WHAT YOU HAVE TO DO
Your task is to copy every line of the entries that contains "Convention".

BEGIN PROVIDED ENTRIES

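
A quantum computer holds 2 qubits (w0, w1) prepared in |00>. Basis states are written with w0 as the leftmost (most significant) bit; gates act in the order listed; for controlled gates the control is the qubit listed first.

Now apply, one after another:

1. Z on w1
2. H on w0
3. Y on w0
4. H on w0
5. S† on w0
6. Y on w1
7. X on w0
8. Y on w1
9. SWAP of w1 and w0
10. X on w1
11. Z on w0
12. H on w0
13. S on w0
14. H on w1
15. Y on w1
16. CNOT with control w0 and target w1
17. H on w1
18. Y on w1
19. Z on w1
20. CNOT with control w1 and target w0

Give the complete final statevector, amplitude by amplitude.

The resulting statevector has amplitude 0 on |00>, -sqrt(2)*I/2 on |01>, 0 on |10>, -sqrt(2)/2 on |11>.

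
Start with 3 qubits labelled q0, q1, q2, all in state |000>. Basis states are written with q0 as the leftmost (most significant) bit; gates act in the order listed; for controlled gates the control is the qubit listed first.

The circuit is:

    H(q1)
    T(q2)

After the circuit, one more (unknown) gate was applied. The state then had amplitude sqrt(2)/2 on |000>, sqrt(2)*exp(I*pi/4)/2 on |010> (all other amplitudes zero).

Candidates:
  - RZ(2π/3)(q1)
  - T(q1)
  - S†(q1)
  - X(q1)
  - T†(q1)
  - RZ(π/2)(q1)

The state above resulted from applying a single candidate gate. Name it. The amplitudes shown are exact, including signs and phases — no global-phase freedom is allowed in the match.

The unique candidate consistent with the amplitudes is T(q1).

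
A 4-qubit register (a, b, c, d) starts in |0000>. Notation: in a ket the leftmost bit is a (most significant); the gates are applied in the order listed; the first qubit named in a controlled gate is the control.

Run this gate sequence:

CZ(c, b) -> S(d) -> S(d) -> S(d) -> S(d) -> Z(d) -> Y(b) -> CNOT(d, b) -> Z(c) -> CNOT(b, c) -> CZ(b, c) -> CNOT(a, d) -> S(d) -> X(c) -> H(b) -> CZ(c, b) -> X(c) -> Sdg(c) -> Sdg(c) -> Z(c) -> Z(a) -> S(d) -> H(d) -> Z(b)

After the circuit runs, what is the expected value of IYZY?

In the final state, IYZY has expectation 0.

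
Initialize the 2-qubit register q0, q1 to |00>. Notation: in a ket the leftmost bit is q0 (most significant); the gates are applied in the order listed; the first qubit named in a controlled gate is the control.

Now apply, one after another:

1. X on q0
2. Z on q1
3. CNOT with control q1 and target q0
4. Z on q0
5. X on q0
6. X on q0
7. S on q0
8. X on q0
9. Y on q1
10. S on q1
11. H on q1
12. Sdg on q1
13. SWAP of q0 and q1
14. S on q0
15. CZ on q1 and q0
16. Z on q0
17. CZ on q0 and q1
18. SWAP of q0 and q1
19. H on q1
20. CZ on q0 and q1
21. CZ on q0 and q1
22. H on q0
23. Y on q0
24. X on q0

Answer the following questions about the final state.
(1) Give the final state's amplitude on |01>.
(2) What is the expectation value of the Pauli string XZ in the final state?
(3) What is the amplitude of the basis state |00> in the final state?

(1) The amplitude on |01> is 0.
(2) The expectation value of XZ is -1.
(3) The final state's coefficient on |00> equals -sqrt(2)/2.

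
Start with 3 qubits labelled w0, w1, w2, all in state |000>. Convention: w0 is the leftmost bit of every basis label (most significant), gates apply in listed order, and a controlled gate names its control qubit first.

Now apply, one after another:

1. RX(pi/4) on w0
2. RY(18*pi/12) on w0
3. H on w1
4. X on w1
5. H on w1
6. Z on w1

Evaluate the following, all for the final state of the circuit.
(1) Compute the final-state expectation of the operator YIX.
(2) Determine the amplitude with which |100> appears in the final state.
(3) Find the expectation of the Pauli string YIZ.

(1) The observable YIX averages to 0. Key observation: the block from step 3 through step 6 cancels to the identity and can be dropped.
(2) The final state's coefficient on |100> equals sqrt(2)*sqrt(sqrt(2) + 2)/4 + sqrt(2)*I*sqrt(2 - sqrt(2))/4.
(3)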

END PROVIDED ENTRIES
BEGIN PROVIDED ENTRIES

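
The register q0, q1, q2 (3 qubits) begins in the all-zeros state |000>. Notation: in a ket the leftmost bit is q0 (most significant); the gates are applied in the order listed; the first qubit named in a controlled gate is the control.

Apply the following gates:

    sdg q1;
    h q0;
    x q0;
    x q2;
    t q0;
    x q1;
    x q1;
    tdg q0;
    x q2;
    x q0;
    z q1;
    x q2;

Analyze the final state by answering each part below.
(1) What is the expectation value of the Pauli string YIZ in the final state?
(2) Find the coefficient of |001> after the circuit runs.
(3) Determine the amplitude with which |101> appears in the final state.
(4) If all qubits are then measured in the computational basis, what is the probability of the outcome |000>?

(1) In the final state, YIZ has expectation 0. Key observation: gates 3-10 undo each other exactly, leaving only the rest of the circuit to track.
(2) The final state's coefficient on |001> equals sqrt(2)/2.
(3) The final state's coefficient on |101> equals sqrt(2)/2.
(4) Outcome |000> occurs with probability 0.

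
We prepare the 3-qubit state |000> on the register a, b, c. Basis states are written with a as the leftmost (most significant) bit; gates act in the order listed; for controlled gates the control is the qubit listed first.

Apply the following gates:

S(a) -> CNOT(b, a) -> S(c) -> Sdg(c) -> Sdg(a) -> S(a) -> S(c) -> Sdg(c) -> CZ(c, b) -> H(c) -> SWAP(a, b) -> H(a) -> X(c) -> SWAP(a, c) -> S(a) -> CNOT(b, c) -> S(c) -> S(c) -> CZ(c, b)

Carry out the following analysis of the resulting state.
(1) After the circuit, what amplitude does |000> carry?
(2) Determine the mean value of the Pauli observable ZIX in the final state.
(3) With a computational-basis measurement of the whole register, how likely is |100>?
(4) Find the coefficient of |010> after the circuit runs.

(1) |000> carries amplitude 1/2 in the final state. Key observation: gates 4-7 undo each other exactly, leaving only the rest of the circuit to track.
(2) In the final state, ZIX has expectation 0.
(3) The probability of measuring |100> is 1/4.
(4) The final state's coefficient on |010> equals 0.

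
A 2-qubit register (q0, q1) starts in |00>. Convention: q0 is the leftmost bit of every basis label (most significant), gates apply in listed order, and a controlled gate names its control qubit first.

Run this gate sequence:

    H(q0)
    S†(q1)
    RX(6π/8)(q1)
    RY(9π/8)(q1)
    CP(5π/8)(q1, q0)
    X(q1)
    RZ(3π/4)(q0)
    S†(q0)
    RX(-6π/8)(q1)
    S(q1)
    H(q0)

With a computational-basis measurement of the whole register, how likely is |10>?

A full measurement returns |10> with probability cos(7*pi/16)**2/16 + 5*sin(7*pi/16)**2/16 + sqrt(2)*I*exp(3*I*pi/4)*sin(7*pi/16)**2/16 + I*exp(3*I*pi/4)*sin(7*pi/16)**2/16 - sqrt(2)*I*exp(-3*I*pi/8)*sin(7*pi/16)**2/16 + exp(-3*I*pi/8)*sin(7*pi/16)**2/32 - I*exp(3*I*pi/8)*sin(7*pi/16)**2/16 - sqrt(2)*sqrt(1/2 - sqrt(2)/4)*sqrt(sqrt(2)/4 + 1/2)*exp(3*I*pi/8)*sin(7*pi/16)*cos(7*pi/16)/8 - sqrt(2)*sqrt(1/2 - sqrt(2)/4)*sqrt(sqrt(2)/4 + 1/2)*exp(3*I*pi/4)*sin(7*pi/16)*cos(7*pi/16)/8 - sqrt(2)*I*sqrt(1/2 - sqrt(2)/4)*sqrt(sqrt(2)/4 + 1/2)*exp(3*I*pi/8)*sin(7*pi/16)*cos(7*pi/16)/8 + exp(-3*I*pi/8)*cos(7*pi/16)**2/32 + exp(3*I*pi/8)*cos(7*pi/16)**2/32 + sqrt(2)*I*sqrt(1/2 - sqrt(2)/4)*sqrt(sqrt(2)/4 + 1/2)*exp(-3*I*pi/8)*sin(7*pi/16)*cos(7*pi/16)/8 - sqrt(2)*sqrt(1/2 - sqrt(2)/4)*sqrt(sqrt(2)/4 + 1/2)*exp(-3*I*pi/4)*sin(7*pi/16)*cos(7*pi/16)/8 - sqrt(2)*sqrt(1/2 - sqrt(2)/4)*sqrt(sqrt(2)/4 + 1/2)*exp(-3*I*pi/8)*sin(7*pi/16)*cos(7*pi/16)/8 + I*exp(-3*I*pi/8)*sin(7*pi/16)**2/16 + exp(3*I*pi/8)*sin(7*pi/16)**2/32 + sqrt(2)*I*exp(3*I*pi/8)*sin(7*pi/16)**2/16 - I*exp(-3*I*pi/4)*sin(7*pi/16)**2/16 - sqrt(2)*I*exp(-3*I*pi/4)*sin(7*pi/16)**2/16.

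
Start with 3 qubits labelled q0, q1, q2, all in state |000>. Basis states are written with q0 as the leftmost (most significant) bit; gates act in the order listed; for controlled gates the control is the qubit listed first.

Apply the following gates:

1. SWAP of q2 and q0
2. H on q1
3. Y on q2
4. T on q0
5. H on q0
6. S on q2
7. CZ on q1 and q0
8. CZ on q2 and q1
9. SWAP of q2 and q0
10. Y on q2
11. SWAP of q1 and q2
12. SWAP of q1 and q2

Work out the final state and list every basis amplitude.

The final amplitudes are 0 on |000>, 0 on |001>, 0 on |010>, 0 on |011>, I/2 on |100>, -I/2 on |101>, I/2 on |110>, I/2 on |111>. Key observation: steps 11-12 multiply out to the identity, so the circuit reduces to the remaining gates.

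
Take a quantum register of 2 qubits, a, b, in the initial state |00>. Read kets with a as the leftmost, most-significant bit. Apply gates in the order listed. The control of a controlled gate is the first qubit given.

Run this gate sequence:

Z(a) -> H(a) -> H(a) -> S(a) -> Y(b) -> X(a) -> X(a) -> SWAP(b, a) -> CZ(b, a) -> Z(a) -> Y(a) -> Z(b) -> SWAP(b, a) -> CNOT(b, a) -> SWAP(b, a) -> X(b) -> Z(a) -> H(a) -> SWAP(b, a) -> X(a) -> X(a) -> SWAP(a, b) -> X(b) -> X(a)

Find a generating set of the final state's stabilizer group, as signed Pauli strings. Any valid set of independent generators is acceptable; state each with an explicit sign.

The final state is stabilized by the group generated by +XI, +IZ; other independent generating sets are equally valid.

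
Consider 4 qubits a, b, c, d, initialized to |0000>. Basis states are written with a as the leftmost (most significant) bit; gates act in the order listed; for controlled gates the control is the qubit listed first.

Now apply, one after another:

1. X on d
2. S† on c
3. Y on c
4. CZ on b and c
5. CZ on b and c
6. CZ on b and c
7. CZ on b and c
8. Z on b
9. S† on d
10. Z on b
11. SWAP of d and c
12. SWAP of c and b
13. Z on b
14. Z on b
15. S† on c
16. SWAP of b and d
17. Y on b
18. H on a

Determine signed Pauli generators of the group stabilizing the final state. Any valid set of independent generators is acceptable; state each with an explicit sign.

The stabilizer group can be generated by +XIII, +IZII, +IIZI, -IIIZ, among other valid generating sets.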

END PROVIDED ENTRIES

OUTPUT OF THE TASK
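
Start with 3 qubits labelled w0, w1, w2, all in state |000>. Convention: w0 is the leftmost bit of every basis label (most significant), gates apply in listed order, and a controlled gate names its control qubit first.
A 2-qubit register (q0, q1) starts in |00>. Convention: q0 is the leftmost bit of every basis label (most significant), gates apply in listed order, and a controlled gate names its control qubit first.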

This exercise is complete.